What you have to do =>
The answer must consist of every line in the data that contains "order".

Exercise materials =>
☆ ☆ ☆

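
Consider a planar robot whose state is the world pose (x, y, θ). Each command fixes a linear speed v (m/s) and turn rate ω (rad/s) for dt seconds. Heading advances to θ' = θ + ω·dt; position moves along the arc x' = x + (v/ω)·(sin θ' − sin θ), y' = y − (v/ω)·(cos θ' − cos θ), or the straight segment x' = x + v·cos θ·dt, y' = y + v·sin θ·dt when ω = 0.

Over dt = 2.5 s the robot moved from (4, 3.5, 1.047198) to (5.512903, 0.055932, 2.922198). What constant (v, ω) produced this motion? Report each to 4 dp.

v = -1.7500, ω = 0.7500

Δθ = 2.922198 − 1.047198 = 1.875000
ω = Δθ/dt = 1.875000/2.5 = 0.7500
R = −Δy/(cos θ' − cos θ) = -2.3333
v = R·ω = -2.3333·0.7500 = -1.7500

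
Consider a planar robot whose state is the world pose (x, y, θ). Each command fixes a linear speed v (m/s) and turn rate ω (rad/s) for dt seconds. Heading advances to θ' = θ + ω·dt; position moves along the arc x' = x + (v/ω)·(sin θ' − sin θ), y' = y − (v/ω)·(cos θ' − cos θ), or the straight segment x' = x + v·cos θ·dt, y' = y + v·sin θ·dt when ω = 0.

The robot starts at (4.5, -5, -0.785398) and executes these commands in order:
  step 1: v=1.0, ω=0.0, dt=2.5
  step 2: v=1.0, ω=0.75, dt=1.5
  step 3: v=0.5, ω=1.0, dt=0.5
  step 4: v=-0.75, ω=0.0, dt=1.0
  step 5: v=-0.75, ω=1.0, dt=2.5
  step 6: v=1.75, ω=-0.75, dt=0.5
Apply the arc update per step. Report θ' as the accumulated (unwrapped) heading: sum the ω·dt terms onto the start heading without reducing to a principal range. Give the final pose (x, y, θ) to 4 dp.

(7.1955, -8.7482, 2.9646)

step 1: θ'=-0.7854 (straight) → pose (6.2678, -6.7678, -0.7854)
step 2: θ'=0.3396 (R=1.3333) → pose (7.6547, -7.0821, 0.3396)
step 3: θ'=0.8396 (R=0.5000) → pose (7.8604, -6.9446, 0.8396)
step 4: θ'=0.8396 (straight) → pose (7.3595, -7.5029, 0.8396)
step 5: θ'=3.3396 (R=-0.7500) → pose (8.0654, -8.7390, 3.3396)
step 6: θ'=2.9646 (R=-2.3333) → pose (7.1955, -8.7482, 2.9646)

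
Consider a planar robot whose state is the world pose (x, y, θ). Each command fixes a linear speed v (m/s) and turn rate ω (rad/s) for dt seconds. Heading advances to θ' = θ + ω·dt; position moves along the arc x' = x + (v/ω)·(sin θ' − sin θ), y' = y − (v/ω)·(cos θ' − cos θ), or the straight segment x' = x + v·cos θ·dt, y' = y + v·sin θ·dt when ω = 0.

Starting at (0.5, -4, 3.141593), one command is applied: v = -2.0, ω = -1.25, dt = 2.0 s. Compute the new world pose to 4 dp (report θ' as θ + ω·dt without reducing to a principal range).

(1.4576, -6.8818, 0.6416)

θ' = 3.1416 + -1.25·2.0 = 0.6416
R = v/ω = -2.0/-1.25 = 1.6000
x' = 0.5 + 1.6000·(sin 0.6416 − sin 3.1416) = 1.4576
y' = -4 − 1.6000·(cos 0.6416 − cos 3.1416) = -6.8818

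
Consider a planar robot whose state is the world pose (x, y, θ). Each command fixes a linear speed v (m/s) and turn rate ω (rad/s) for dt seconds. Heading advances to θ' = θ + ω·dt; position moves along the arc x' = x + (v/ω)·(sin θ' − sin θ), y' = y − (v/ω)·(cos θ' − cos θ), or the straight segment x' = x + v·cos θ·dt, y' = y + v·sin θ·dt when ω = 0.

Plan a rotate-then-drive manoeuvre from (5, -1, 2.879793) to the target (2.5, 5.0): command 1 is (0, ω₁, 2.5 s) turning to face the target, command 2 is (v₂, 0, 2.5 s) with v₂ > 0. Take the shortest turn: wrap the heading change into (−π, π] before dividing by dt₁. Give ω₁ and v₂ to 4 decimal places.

ω₁ = -0.3657, v₂ = 2.6000

heading to target = atan2(5−-1, 2.5−5) = 1.9656
Δθ = wrap(1.9656 − 2.8798) = -0.9142; ω₁ = Δθ/dt₁ = -0.3657
distance = √((2.5−5)² + (5−-1)²) = 6.5000; v₂ = distance/dt₂ = 2.6000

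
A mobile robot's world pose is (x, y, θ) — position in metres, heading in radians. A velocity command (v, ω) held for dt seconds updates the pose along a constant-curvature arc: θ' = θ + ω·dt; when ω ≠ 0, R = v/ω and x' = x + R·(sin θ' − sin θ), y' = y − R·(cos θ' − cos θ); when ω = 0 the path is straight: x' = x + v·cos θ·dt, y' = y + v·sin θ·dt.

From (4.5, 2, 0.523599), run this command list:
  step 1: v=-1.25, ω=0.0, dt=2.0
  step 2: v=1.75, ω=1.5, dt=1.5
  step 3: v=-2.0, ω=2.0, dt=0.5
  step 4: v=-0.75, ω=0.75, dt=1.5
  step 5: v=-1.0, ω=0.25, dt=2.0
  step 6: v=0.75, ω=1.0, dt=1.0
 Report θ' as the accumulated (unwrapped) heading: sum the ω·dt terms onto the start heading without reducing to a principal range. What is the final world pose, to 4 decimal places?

step 1: θ'=0.5236 (straight) → pose (2.3349, 0.7500, 0.5236)
step 2: θ'=2.7736 (R=1.1667) → pose (2.1713, 2.8489, 2.7736)
step 3: θ'=3.7736 (R=-1.0000) → pose (3.1218, 2.9751, 3.7736)
step 4: θ'=4.8986 (R=-1.0000) → pose (3.5138, 3.9671, 4.8986)
step 5: θ'=5.3986 (R=-4.0000) → pose (2.6775, 5.7610, 5.3986)
step 6: θ'=6.3986 (R=0.7500) → pose (3.3441, 5.4912, 6.3986)

(3.3441, 5.4912, 6.3986)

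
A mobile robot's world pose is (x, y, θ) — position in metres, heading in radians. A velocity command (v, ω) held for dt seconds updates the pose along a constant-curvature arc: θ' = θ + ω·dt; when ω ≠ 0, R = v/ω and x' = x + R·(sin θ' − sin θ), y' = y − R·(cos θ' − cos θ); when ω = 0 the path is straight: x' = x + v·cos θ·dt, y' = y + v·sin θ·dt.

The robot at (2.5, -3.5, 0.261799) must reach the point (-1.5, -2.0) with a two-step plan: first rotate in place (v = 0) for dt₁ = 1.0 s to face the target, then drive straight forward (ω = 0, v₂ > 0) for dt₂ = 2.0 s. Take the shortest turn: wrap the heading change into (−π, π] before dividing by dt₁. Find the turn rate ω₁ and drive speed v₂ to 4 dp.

heading to target = atan2(-2−-3.5, -1.5−2.5) = 2.7828
Δθ = wrap(2.7828 − 0.2618) = 2.5210; ω₁ = Δθ/dt₁ = 2.5210
distance = √((-1.5−2.5)² + (-2−-3.5)²) = 4.2720; v₂ = distance/dt₂ = 2.1360

ω₁ = 2.5210, v₂ = 2.1360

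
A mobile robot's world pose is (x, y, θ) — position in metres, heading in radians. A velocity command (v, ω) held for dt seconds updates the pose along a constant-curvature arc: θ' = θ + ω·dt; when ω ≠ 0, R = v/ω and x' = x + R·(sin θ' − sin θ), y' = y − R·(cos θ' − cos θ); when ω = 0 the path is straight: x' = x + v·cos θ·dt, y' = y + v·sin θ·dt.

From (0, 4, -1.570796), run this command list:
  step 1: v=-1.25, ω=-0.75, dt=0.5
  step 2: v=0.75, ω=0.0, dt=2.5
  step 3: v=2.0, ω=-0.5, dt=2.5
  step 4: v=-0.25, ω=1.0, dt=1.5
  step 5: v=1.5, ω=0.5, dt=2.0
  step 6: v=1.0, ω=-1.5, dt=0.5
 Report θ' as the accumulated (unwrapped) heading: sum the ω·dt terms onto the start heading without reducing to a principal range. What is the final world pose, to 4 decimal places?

step 1: θ'=-1.9458 (R=1.6667) → pose (0.1158, 4.6105, -1.9458)
step 2: θ'=-1.9458 (straight) → pose (-0.5709, 2.8658, -1.9458)
step 3: θ'=-3.1958 (R=-4.0000) → pose (-4.5097, 0.3367, -3.1958)
step 4: θ'=-1.6958 (R=-0.2500) → pose (-4.2481, 0.5552, -1.6958)
step 5: θ'=-0.6958 (R=3.0000) → pose (-3.1945, -2.1215, -0.6958)
step 6: θ'=-1.4458 (R=-0.6667) → pose (-2.9603, -2.5501, -1.4458)

(-2.9603, -2.5501, -1.4458)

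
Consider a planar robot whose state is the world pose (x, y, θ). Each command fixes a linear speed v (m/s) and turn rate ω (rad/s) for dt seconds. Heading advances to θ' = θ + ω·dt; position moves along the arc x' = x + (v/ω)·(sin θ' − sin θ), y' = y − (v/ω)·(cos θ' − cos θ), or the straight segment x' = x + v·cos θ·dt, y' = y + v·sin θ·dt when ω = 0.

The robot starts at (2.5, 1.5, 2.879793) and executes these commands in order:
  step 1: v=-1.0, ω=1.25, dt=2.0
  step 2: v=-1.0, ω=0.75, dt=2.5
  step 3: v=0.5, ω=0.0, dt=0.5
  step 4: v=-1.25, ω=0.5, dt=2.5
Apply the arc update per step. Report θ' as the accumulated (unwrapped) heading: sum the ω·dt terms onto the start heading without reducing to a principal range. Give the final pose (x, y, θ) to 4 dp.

step 1: θ'=5.3798 (R=-0.8000) → pose (3.3354, 2.7679, 5.3798)
step 2: θ'=7.2548 (R=-1.3333) → pose (1.1871, 2.6946, 7.2548)
step 3: θ'=7.2548 (straight) → pose (1.3281, 2.9010, 7.2548)
step 4: θ'=8.5048 (R=-2.5000) → pose (1.4036, -0.0235, 8.5048)

(1.4036, -0.0235, 8.5048)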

☆ ☆ ☆

Task solution =>
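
The robot starts at (4.5, -5, -0.785398) and executes these commands in order:
The robot starts at (2.5, 1.5, 2.879793) and executes these commands in order: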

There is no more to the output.